#### What to work on
Looking only at the lines below that contain "level", give the number of them and no other text.

#### Data in this exercise
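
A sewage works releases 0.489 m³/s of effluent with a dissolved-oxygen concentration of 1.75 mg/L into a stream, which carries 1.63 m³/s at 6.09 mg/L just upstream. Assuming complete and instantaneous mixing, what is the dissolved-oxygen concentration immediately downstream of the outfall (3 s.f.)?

Flow-weighted mixing: C = (Q_r C_r + Q_w C_w)/(Q_r + Q_w)
= (1.63×6.09 + 0.489×1.75)/(1.63 + 0.489) = 10.78/2.119 = 5.088 mg/L.

5.09 mg/L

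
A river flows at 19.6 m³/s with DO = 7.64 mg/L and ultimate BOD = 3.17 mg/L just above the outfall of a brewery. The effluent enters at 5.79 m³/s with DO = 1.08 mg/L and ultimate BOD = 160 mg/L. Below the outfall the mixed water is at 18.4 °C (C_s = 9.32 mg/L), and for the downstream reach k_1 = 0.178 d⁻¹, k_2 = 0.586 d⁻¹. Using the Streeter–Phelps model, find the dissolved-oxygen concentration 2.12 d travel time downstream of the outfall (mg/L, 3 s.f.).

DO ≈ 1.66 mg/L

Mixed DO = (19.6×7.64 + 5.79×1.08)/(19.6+5.79) = 156.0/25.39 = 6.144 mg/L.
Mixed L₀ = (19.6×3.17 + 5.79×160)/(25.39) = 988.5/25.39 = 38.93 mg/L.
Initial deficit D₀ = C_s − DO₀ = 9.32 − 6.144 = 3.176 mg/L.
D(2.12) = [0.178×38.93/(0.586−0.178)](e^(−0.178×2.12) − e^(−0.586×2.12)) + 3.176 e^(−0.586×2.12)
= 16.99 × (0.6857 − 0.2887) + 3.176 × 0.2887 = 7.660 mg/L.
DO = 9.32 − 7.660 = 1.660 mg/L.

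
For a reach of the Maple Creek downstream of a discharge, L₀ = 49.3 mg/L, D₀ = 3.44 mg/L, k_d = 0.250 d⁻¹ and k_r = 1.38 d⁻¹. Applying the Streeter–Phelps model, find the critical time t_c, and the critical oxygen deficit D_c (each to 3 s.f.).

With k_r/k_d = 5.520 and 1 − D₀(k_r−k_d)/(k_d L₀) = 0.6846,
t_c = ln(5.520 × 0.6846) / (1.38 − 0.250) = ln(3.779) / 1.130 = 1.329/1.130 = 1.177 d.
D_c = (k_d/k_r) L₀ e^(−k_d t_c) = (0.250/1.38) × 49.3 × e^(−0.250×1.177) = 0.1812 × 49.3 × 0.7452 = 6.655 mg/L.

t_c ≈ 1.18 d; D_c ≈ 6.66 mg/L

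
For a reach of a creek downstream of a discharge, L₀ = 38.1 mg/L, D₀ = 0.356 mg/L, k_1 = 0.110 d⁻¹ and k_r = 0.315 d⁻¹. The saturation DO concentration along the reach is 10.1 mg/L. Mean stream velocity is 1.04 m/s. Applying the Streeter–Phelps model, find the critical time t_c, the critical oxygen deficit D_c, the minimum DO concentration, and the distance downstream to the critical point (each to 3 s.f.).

t_c ≈ 5.05 d; D_c ≈ 7.64 mg/L; min DO ≈ 2.46 mg/L; x_c ≈ 453 km

At the critical point dD/dt = 0, so k_1 L₀ e^(−k_1 t) = k_r D. Substituting D(t) from the Streeter–Phelps equation and solving for t gives
t_c = ln[(k_r/k_1)(1 − D₀(k_r−k_1)/(k_1 L₀))] / (k_r−k_1).
Here k_r−k_1 = 0.2050 d⁻¹ and 1 − D₀(k_r−k_1)/(k_1 L₀) = 1 − 0.356×0.2050/(0.110×38.1) = 0.9826, so
t_c = ln(2.864 × 0.9826) / 0.2050 = 1.035 / 0.2050 = 5.046 d.
L(t_c) = L₀ e^(−k_1 t_c) = 38.1 × 0.5740 = 21.87 mg/L, and at the critical point k_r D_c = k_1 L, so D_c = (0.110/0.315) × 21.87 = 7.637 mg/L.
Minimum DO = C_s − D_c = 10.1 − 7.637 = 2.463 mg/L.
x_c = v t_c = 1.04 m/s × 5.046 d × 86400 s/d = 453500 m ≈ 453 km.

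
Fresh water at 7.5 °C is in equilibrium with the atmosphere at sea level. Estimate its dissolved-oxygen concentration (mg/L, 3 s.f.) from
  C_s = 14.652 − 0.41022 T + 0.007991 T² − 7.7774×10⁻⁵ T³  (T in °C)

C_s ≈ 12.0 mg/L

C_s = 14.652 − 0.41022×7.5 + 0.007991×7.5² − 7.7774×10⁻⁵×7.5³ = 11.99 mg/L.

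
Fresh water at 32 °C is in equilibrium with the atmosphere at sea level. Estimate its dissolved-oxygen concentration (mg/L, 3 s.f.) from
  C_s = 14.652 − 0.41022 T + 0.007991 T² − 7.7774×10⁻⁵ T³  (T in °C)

C_s ≈ 7.16 mg/L

C_s = 14.652 − 0.41022×32 + 0.007991×32² − 7.7774×10⁻⁵×32³ = 7.159 mg/L.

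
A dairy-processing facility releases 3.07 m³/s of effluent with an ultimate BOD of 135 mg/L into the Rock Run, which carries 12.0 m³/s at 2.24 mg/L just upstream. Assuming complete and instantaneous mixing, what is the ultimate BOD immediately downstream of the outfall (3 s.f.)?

Flow-weighted mixing: C = (Q_r C_r + Q_w C_w)/(Q_r + Q_w)
= (12.0×2.24 + 3.07×135)/(12.0 + 3.07) = 441.3/15.07 = 29.29 mg/L.

29.3 mg/L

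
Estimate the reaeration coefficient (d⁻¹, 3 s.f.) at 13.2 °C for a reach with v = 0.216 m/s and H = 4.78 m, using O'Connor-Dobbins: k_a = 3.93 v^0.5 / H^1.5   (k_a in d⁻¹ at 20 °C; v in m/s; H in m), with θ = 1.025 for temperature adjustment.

k_a(20) = 3.93 × 0.216^0.5 / 4.78^1.5 = 3.93 × 0.4648 / 10.45 = 0.1748 d⁻¹.
k_a(13.2) = 0.1748 × 1.025^(13.2−20) = 0.1748 × 0.8454 = 0.1478 d⁻¹.

k_a ≈ 0.148 d⁻¹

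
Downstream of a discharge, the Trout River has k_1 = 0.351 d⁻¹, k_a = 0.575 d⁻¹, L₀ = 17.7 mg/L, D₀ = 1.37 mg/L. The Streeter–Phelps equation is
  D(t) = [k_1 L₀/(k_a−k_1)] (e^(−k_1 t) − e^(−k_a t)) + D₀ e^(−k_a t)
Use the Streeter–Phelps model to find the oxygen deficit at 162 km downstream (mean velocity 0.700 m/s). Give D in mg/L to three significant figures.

D ≈ 5.18 mg/L

Travel time t = x/v = 162 km / (0.700 m/s) = 162000 m / 0.700 m/s = 231400 s = 2.679 d.
k_1 L₀/(k_a−k_1) = 0.351×17.7/(0.575−0.351) = 6.213/0.2240 = 27.74 mg/L.
e^(−k_1 t) = e^(−0.351×2.679) = 0.3906; e^(−k_a t) = e^(−0.575×2.679) = 0.2143.
D = 27.74 × (0.3906 − 0.2143) + 1.37 × 0.2143 = 4.887 + 0.2936 = 5.181 mg/L.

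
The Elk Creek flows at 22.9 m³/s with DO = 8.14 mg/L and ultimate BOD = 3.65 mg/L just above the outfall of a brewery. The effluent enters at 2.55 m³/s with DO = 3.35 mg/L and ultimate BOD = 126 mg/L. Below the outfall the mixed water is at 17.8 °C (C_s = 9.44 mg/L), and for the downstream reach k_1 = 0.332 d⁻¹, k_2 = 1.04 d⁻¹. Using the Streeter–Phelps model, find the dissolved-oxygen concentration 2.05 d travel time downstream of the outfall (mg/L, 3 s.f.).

Mixed DO = (22.9×8.14 + 2.55×3.35)/(22.9+2.55) = 194.9/25.45 = 7.660 mg/L.
Mixed L₀ = (22.9×3.65 + 2.55×126)/(25.45) = 404.9/25.45 = 15.91 mg/L.
Initial deficit D₀ = C_s − DO₀ = 9.44 − 7.660 = 1.780 mg/L.
D(2.05) = [0.332×15.91/(1.04−0.332)](e^(−0.332×2.05) − e^(−1.04×2.05)) + 1.780 e^(−1.04×2.05)
= 7.460 × (0.5063 − 0.1186) + 1.780 × 0.1186 = 3.104 mg/L.
DO = 9.44 − 3.104 = 6.336 mg/L.

DO ≈ 6.34 mg/L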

#### Written solution
2